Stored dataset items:
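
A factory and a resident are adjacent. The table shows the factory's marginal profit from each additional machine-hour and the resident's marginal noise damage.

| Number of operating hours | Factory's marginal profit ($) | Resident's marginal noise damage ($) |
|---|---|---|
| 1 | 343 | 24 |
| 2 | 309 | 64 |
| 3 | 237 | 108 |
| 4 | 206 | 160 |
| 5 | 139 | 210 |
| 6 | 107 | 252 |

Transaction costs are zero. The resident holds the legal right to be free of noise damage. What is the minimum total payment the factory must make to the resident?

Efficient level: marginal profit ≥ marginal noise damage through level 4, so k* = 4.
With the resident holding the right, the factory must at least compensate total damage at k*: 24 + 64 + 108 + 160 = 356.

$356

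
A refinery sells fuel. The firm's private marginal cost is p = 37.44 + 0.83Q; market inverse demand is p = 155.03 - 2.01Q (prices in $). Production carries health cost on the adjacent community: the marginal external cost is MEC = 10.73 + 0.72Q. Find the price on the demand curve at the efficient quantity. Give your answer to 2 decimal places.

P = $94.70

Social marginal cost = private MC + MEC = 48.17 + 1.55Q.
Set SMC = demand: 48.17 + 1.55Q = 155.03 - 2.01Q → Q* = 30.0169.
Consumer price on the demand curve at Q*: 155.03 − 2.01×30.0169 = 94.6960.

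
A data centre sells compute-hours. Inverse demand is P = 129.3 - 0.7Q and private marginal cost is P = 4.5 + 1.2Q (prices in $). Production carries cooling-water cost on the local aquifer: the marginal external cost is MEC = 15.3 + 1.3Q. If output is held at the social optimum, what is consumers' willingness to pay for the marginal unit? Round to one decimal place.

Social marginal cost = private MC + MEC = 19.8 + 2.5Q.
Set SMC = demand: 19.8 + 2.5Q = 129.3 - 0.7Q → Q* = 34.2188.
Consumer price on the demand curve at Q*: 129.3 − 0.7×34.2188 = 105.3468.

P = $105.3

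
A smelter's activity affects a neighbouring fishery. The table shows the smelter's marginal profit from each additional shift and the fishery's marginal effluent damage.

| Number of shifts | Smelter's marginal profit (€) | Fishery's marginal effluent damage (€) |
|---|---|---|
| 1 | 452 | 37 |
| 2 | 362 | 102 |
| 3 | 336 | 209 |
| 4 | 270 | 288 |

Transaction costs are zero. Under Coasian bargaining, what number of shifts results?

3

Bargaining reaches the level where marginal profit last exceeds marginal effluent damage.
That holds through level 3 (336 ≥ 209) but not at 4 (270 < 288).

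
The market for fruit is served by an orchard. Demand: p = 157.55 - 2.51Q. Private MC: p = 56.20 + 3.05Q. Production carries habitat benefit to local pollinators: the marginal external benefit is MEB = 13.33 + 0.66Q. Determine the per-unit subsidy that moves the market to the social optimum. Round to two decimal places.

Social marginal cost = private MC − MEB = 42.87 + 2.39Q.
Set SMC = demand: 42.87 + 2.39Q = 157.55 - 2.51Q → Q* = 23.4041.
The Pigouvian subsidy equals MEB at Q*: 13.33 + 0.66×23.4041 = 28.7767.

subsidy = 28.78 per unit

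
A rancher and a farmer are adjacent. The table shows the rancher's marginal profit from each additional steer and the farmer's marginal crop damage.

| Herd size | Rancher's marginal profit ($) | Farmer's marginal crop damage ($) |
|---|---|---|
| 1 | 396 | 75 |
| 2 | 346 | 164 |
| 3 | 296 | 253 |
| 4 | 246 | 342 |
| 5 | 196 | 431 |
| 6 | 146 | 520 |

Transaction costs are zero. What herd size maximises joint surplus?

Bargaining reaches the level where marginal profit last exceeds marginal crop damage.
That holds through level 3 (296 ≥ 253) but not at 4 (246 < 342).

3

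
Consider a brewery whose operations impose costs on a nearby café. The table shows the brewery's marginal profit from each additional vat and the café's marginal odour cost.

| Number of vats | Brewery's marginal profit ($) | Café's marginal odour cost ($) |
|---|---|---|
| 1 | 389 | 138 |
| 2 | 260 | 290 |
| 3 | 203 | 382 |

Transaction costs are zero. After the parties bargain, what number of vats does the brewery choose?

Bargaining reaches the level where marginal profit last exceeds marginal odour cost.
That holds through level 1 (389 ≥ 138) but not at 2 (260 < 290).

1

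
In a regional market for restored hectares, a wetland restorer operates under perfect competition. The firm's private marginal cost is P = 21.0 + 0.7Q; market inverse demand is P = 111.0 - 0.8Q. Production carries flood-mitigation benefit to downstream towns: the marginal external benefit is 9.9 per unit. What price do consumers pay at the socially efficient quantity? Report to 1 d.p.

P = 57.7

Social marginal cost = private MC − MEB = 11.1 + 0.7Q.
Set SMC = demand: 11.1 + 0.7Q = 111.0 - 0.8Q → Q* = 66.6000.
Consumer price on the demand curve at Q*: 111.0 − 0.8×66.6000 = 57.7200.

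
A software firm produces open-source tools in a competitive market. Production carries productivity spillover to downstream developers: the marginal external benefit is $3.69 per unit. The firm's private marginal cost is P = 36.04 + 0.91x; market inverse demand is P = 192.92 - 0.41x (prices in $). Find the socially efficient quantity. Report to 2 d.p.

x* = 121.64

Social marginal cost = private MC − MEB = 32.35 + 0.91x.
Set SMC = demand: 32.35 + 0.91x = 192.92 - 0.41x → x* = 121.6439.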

- [PROBLEM DESCRIPTION] Could you copy every record above exactly as it appears?

- [RESPONSE FOR THIS EXERCISE]
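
A factory and a resident are adjacent. The table shows the factory's marginal profit from each additional machine-hour and the resident's marginal noise damage.

| Number of operating hours | Factory's marginal profit ($) | Resident's marginal noise damage ($) |
|---|---|---|
| 1 | 343 | 24 |
| 2 | 309 | 64 |
| 3 | 237 | 108 |
| 4 | 206 | 160 |
| 5 | 139 | 210 |
| 6 | 107 | 252 |

Transaction costs are zero. The resident holds the legal right to be free of noise damage. What is the minimum total payment the factory must make to the resident?

Efficient level: marginal profit ≥ marginal noise damage through level 4, so k* = 4.
With the resident holding the right, the factory must at least compensate total damage at k*: 24 + 64 + 108 + 160 = 356.

$356

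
A refinery sells fuel. The firm's private marginal cost is p = 37.44 + 0.83Q; market inverse demand is p = 155.03 - 2.01Q (prices in $). Production carries health cost on the adjacent community: the marginal external cost is MEC = 10.73 + 0.72Q. Find the price on the demand curve at the efficient quantity. Give your answer to 2 decimal places.

P = $94.70

Social marginal cost = private MC + MEC = 48.17 + 1.55Q.
Set SMC = demand: 48.17 + 1.55Q = 155.03 - 2.01Q → Q* = 30.0169.
Consumer price on the demand curve at Q*: 155.03 − 2.01×30.0169 = 94.6960.

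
A data centre sells compute-hours. Inverse demand is P = 129.3 - 0.7Q and private marginal cost is P = 4.5 + 1.2Q (prices in $). Production carries cooling-water cost on the local aquifer: the marginal external cost is MEC = 15.3 + 1.3Q. If output is held at the social optimum, what is consumers' willingness to pay for the marginal unit? Round to one decimal place.

Social marginal cost = private MC + MEC = 19.8 + 2.5Q.
Set SMC = demand: 19.8 + 2.5Q = 129.3 - 0.7Q → Q* = 34.2188.
Consumer price on the demand curve at Q*: 129.3 − 0.7×34.2188 = 105.3468.

P = $105.3

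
A smelter's activity affects a neighbouring fishery. The table shows the smelter's marginal profit from each additional shift and the fishery's marginal effluent damage.

| Number of shifts | Smelter's marginal profit (€) | Fishery's marginal effluent damage (€) |
|---|---|---|
| 1 | 452 | 37 |
| 2 | 362 | 102 |
| 3 | 336 | 209 |
| 4 | 270 | 288 |

Transaction costs are zero. Under Coasian bargaining, what number of shifts results?

3

Bargaining reaches the level where marginal profit last exceeds marginal effluent damage.
That holds through level 3 (336 ≥ 209) but not at 4 (270 < 288).

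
The market for fruit is served by an orchard. Demand: p = 157.55 - 2.51Q. Private MC: p = 56.20 + 3.05Q. Production carries habitat benefit to local pollinators: the marginal external benefit is MEB = 13.33 + 0.66Q. Determine the per-unit subsidy that moves the market to the social optimum. Round to two decimal places.

Social marginal cost = private MC − MEB = 42.87 + 2.39Q.
Set SMC = demand: 42.87 + 2.39Q = 157.55 - 2.51Q → Q* = 23.4041.
The Pigouvian subsidy equals MEB at Q*: 13.33 + 0.66×23.4041 = 28.7767.

subsidy = 28.78 per unit

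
A rancher and a farmer are adjacent. The table shows the rancher's marginal profit from each additional steer and the farmer's marginal crop damage.

| Herd size | Rancher's marginal profit ($) | Farmer's marginal crop damage ($) |
|---|---|---|
| 1 | 396 | 75 |
| 2 | 346 | 164 |
| 3 | 296 | 253 |
| 4 | 246 | 342 |
| 5 | 196 | 431 |
| 6 | 146 | 520 |

Transaction costs are zero. What herd size maximises joint surplus?

Bargaining reaches the level where marginal profit last exceeds marginal crop damage.
That holds through level 3 (296 ≥ 253) but not at 4 (246 < 342).

3

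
Consider a brewery whose operations impose costs on a nearby café. The table shows the brewery's marginal profit from each additional vat and the café's marginal odour cost.

| Number of vats | Brewery's marginal profit ($) | Café's marginal odour cost ($) |
|---|---|---|
| 1 | 389 | 138 |
| 2 | 260 | 290 |
| 3 | 203 | 382 |

Transaction costs are zero. After the parties bargain, what number of vats does the brewery choose?

Bargaining reaches the level where marginal profit last exceeds marginal odour cost.
That holds through level 1 (389 ≥ 138) but not at 2 (260 < 290).

1

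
In a regional market for restored hectares, a wetland restorer operates under perfect competition. The firm's private marginal cost is P = 21.0 + 0.7Q; market inverse demand is P = 111.0 - 0.8Q. Production carries flood-mitigation benefit to downstream towns: the marginal external benefit is 9.9 per unit. What price do consumers pay at the socially efficient quantity? Report to 1 d.p.

P = 57.7

Social marginal cost = private MC − MEB = 11.1 + 0.7Q.
Set SMC = demand: 11.1 + 0.7Q = 111.0 - 0.8Q → Q* = 66.6000.
Consumer price on the demand curve at Q*: 111.0 − 0.8×66.6000 = 57.7200.

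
A software firm produces open-source tools in a competitive market. Production carries productivity spillover to downstream developers: the marginal external benefit is $3.69 per unit. The firm's private marginal cost is P = 36.04 + 0.91x; market inverse demand is P = 192.92 - 0.41x (prices in $). Find the socially efficient quantity. Report to 2 d.p.

x* = 121.64

Social marginal cost = private MC − MEB = 32.35 + 0.91x.
Set SMC = demand: 32.35 + 0.91x = 192.92 - 0.41x → x* = 121.6439.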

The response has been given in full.